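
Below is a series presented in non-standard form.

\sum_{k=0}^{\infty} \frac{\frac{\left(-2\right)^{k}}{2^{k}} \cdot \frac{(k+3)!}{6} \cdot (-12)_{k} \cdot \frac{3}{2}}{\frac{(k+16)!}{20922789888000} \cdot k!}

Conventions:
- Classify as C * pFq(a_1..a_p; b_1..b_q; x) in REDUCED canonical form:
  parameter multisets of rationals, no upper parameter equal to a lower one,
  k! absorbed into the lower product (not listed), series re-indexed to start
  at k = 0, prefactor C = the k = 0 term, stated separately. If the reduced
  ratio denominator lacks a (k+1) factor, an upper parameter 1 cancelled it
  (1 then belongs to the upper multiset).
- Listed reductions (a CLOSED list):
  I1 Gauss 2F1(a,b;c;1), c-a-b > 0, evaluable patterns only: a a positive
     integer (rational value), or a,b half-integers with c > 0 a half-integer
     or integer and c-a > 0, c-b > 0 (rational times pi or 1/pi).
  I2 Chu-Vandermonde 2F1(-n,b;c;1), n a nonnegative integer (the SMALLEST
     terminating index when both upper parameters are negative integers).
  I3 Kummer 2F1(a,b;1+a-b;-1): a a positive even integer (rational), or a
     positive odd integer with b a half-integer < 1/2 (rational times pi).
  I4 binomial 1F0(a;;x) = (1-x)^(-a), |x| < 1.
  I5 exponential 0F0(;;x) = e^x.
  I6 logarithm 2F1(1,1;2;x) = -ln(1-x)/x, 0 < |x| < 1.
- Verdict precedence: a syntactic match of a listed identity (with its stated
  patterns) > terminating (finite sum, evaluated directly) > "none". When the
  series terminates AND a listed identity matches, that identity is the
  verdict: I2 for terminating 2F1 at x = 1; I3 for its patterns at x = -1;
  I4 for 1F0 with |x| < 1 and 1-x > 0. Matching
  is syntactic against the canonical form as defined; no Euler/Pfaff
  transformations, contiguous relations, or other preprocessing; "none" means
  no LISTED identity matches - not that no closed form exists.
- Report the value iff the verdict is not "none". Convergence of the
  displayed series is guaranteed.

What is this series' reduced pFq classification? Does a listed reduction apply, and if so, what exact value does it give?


Structural cue: t_0 = \frac{3}{2} here, and the two k-th powers (C = 3/2, x = -1) combine into one argument.
Ratio: r(k) = -1 * (k-12) (k+4) / [(k+17) (k+1)] ; factor over Q: parameters, x = -1, and C = \frac{3}{2}.

At argument -1: a 2F1 with upper {-12, 4}, lower {17}, scaled by C = \frac{3}{2}. Verdict: this is Kummer (I3) (x = -1; c = 17 equals 1+a-b for upper {-12, 4}: listed pattern). Exact value: 30.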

### Activity
From the listing above, repeat exactly the lines starting at the line that includes "verdict: I2 for" and ending at the line that includes "transformations, contiguous relations, or", with nothing outside that span.

### Task response
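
  verdict: I2 for terminating 2F1 at x = 1; I3 for its patterns at x = -1;
  I4 for 1F0 with |x| < 1 and 1-x > 0. Matching
  is syntactic against the canonical form as defined; no Euler/Pfaff
  transformations, contiguous relations, or other preprocessing; "none" means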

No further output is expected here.